## ASSIGNED TASK
Here is the task for the records below: repeat exactly the lines from the one with "(3 / 5+(7+4)) / (-13)=-58 / 65=-0.89" to the one with "-47 / 79 = -0.59", both included, and nothing else.

Data entries
....

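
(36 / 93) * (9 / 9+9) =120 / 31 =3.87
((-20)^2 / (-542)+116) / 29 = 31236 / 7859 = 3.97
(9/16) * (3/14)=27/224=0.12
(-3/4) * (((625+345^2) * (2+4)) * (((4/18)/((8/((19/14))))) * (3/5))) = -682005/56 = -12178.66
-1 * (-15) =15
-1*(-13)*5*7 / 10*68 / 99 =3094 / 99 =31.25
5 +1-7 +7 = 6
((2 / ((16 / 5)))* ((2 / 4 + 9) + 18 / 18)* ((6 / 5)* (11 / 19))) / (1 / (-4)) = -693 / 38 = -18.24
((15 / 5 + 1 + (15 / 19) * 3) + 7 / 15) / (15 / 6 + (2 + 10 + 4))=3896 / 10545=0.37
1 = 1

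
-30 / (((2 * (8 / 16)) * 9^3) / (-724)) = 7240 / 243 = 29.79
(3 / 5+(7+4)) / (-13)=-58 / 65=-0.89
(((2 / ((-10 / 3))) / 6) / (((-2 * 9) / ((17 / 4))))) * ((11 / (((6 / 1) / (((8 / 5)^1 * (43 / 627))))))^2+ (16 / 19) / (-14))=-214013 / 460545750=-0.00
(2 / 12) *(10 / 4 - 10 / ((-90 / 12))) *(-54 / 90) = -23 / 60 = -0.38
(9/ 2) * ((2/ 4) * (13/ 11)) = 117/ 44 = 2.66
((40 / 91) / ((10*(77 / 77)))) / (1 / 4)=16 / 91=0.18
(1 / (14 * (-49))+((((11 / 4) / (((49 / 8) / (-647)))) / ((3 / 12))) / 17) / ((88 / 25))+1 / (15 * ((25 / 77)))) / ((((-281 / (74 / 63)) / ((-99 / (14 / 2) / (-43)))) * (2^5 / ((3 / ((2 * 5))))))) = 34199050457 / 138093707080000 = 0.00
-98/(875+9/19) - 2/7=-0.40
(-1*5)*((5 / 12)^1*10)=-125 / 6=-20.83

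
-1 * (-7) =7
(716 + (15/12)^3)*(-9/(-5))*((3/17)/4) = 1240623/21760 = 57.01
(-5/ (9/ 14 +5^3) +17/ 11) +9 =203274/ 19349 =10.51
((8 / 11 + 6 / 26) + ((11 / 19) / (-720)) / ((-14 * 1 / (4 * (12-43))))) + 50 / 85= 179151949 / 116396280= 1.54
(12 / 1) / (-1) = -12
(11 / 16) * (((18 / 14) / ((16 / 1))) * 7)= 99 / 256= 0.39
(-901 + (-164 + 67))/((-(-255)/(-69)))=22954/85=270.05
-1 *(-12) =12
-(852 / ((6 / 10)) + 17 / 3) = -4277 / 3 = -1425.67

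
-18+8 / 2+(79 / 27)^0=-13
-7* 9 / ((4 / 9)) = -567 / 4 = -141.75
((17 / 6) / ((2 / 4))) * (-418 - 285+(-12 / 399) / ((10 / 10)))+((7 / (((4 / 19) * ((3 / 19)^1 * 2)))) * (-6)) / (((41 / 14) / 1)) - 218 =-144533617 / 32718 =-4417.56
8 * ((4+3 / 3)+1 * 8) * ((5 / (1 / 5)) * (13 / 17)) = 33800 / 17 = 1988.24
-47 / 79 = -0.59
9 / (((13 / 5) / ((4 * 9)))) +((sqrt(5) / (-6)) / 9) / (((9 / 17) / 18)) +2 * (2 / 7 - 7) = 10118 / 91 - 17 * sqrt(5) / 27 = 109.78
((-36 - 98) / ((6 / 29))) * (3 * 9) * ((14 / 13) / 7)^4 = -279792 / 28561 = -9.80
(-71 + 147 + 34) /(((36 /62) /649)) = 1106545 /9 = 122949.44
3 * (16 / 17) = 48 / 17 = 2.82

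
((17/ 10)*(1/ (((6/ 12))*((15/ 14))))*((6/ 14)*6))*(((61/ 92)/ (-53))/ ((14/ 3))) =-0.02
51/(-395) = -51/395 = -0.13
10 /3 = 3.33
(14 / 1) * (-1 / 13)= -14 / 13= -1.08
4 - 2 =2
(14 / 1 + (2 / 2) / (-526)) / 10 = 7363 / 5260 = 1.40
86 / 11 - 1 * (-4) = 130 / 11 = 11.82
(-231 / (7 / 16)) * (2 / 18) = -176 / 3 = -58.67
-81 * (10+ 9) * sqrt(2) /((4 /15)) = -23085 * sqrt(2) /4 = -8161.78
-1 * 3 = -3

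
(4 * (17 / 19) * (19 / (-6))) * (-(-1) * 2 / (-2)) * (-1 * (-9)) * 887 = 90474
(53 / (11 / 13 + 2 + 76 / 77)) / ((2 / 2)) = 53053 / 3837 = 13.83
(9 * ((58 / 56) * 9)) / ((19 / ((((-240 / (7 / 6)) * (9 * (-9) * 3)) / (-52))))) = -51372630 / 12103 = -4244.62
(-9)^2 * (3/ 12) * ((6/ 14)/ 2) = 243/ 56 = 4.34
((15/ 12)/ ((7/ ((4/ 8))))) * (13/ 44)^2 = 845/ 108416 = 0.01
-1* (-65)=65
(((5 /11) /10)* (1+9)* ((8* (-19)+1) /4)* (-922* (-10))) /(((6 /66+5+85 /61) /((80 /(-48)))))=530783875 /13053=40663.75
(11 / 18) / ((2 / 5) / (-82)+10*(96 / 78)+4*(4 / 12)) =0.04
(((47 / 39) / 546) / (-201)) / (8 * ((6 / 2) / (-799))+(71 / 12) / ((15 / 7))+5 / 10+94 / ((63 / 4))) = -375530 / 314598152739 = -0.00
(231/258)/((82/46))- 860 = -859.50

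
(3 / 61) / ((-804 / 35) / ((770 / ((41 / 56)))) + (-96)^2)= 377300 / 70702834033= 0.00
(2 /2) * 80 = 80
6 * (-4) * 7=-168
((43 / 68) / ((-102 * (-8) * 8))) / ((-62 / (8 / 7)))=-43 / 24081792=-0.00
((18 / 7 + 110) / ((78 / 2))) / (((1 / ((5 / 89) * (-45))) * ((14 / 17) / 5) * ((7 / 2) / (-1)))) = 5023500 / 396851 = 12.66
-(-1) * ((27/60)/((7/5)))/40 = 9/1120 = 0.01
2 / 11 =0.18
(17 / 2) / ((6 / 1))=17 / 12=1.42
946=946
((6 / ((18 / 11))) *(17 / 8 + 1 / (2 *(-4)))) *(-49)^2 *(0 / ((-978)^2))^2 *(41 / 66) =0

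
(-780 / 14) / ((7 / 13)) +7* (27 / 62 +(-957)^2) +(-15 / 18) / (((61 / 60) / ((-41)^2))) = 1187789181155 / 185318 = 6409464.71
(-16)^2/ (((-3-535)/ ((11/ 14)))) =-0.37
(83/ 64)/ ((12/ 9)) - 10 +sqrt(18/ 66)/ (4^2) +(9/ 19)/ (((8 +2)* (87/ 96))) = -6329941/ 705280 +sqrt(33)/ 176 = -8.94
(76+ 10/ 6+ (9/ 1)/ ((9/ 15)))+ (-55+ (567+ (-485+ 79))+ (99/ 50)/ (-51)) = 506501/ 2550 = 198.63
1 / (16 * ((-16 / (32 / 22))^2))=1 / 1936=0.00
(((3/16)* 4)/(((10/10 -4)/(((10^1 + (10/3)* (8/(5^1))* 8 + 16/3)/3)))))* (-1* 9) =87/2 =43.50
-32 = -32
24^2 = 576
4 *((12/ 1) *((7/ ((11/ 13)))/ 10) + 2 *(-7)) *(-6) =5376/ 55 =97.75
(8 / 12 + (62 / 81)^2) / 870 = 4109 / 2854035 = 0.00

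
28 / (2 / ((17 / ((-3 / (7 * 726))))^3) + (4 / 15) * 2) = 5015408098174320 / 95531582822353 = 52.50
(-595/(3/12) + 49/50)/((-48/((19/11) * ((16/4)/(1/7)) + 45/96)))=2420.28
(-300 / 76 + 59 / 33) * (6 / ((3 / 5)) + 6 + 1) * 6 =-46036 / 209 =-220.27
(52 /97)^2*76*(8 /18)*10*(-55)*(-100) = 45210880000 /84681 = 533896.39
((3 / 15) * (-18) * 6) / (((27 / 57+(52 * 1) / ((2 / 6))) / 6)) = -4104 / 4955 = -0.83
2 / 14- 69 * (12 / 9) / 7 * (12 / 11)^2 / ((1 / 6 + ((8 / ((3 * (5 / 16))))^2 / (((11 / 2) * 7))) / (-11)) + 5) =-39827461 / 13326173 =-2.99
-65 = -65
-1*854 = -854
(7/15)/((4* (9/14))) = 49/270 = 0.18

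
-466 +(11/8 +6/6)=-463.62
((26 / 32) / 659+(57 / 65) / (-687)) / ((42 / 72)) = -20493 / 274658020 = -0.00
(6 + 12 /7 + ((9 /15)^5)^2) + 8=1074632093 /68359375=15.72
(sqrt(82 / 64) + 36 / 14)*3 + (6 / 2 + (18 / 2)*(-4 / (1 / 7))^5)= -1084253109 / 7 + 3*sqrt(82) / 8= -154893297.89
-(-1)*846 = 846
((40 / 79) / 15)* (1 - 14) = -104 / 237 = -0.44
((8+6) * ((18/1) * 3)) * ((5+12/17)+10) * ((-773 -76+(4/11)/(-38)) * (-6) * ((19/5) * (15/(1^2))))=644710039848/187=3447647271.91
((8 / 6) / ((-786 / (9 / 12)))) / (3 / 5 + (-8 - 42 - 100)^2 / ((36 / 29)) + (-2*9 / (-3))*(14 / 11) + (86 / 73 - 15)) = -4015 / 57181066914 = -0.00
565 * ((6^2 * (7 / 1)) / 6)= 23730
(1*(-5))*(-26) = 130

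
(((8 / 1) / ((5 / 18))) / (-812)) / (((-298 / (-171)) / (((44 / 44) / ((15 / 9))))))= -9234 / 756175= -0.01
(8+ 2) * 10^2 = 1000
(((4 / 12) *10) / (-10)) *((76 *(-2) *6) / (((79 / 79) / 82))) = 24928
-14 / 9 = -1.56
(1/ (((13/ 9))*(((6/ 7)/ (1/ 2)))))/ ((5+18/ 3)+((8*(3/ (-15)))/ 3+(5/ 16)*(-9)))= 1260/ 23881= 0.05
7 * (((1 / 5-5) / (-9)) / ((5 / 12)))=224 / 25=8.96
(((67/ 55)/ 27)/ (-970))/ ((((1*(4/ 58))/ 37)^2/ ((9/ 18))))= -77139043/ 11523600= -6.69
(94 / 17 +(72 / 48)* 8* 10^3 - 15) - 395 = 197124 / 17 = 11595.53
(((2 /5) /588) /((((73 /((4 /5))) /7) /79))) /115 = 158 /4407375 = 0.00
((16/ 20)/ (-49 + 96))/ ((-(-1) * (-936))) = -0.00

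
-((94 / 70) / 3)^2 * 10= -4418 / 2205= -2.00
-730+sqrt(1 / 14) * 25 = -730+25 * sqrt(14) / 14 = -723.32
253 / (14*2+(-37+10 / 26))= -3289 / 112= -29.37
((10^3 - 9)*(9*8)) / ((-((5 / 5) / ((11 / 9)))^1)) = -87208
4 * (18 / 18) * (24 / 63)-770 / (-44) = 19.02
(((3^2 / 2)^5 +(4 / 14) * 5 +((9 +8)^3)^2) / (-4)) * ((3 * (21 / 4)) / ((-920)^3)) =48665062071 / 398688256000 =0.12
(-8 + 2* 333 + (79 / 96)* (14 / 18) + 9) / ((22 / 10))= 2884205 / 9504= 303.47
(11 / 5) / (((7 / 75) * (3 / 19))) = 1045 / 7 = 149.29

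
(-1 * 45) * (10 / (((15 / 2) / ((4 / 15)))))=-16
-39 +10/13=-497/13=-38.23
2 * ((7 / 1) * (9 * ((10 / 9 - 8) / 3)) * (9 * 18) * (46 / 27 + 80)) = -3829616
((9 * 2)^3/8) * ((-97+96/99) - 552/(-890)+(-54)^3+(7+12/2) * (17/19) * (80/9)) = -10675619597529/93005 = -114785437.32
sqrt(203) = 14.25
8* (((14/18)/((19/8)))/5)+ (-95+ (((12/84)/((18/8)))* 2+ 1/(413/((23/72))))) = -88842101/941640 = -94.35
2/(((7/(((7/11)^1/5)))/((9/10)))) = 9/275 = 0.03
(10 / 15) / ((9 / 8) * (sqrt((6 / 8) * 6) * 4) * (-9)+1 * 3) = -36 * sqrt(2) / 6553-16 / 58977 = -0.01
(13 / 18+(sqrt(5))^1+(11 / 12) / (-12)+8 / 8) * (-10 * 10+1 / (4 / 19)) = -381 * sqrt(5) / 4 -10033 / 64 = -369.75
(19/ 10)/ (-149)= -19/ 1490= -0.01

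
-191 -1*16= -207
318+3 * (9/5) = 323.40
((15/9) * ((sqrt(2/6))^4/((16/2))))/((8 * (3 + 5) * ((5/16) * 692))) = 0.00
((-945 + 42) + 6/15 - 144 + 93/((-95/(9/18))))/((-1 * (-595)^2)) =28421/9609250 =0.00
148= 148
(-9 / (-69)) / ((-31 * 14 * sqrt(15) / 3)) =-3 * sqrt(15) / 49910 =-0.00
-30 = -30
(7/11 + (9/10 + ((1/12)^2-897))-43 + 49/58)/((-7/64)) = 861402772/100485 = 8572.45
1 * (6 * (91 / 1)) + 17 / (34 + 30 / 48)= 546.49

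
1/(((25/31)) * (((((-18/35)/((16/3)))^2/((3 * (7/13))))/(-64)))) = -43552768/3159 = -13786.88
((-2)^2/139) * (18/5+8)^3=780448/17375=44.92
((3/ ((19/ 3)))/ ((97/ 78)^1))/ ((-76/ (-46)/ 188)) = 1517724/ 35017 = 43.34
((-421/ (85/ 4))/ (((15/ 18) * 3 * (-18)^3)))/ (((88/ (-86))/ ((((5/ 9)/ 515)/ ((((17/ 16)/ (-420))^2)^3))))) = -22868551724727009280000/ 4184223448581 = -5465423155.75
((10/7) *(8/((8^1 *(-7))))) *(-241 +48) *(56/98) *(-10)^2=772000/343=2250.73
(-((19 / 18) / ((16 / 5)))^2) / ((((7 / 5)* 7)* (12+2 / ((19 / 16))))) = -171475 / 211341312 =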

....

## WRITTEN REPLY
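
(3 / 5+(7+4)) / (-13)=-58 / 65=-0.89
(((2 / ((-10 / 3))) / 6) / (((-2 * 9) / ((17 / 4))))) * ((11 / (((6 / 1) / (((8 / 5)^1 * (43 / 627))))))^2+ (16 / 19) / (-14))=-214013 / 460545750=-0.00
(2 / 12) *(10 / 4 - 10 / ((-90 / 12))) *(-54 / 90) = -23 / 60 = -0.38
(9/ 2) * ((2/ 4) * (13/ 11)) = 117/ 44 = 2.66
((40 / 91) / ((10*(77 / 77)))) / (1 / 4)=16 / 91=0.18
(1 / (14 * (-49))+((((11 / 4) / (((49 / 8) / (-647)))) / ((3 / 12))) / 17) / ((88 / 25))+1 / (15 * ((25 / 77)))) / ((((-281 / (74 / 63)) / ((-99 / (14 / 2) / (-43)))) * (2^5 / ((3 / ((2 * 5))))))) = 34199050457 / 138093707080000 = 0.00
-98/(875+9/19) - 2/7=-0.40
(-1*5)*((5 / 12)^1*10)=-125 / 6=-20.83

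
-1 * (-7) =7
(716 + (15/12)^3)*(-9/(-5))*((3/17)/4) = 1240623/21760 = 57.01
(-5/ (9/ 14 +5^3) +17/ 11) +9 =203274/ 19349 =10.51
((8 / 11 + 6 / 26) + ((11 / 19) / (-720)) / ((-14 * 1 / (4 * (12-43))))) + 50 / 85= 179151949 / 116396280= 1.54
(12 / 1) / (-1) = -12
(11 / 16) * (((18 / 14) / ((16 / 1))) * 7)= 99 / 256= 0.39
(-901 + (-164 + 67))/((-(-255)/(-69)))=22954/85=270.05
-1 *(-12) =12
-(852 / ((6 / 10)) + 17 / 3) = -4277 / 3 = -1425.67

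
-18+8 / 2+(79 / 27)^0=-13
-7* 9 / ((4 / 9)) = -567 / 4 = -141.75
((17 / 6) / ((2 / 4))) * (-418 - 285+(-12 / 399) / ((10 / 10)))+((7 / (((4 / 19) * ((3 / 19)^1 * 2)))) * (-6)) / (((41 / 14) / 1)) - 218 =-144533617 / 32718 =-4417.56
8 * ((4+3 / 3)+1 * 8) * ((5 / (1 / 5)) * (13 / 17)) = 33800 / 17 = 1988.24
-47 / 79 = -0.59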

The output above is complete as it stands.